▸ **SUPPLIED DATA**
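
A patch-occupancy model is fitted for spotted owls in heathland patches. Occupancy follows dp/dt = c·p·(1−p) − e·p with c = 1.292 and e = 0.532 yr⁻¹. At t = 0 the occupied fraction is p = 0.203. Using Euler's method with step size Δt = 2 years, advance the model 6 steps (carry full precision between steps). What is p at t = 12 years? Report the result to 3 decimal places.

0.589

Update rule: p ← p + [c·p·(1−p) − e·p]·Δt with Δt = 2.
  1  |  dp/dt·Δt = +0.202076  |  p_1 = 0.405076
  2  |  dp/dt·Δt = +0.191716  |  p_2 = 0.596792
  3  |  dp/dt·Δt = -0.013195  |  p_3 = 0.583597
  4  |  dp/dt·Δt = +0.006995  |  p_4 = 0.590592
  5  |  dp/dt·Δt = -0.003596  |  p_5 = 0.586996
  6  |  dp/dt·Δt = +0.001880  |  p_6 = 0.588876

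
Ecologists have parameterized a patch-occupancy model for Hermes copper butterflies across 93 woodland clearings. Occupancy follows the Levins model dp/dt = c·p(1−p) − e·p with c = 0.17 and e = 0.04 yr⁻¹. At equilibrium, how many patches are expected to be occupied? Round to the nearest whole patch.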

---

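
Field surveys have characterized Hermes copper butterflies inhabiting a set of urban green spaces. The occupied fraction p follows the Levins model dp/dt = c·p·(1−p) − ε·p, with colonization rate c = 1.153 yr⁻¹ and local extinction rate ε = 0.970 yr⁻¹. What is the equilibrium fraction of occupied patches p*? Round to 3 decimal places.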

* * *

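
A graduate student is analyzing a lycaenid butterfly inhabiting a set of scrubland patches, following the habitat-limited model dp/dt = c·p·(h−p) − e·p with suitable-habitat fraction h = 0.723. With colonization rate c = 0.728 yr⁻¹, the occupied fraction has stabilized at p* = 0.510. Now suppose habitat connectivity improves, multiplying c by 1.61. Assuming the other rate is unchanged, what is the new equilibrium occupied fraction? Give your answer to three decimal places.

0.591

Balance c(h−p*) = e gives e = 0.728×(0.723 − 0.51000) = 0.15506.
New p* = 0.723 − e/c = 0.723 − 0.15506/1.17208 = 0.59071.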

▸ **TASK DETAILS**
Scan the records above for the word "Round". Copy each line that has it.

▸ **THE COMPLETED TASK**
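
Ecologists have parameterized a patch-occupancy model for Hermes copper butterflies across 93 woodland clearings. Occupancy follows the Levins model dp/dt = c·p(1−p) − e·p with c = 0.17 and e = 0.04 yr⁻¹. At equilibrium, how many patches are expected to be occupied? Round to the nearest whole patch.
Field surveys have characterized Hermes copper butterflies inhabiting a set of urban green spaces. The occupied fraction p follows the Levins model dp/dt = c·p·(1−p) − ε·p, with colonization rate c = 1.153 yr⁻¹ and local extinction rate ε = 0.970 yr⁻¹. What is the equilibrium fraction of occupied patches p*? Round to 3 decimal places.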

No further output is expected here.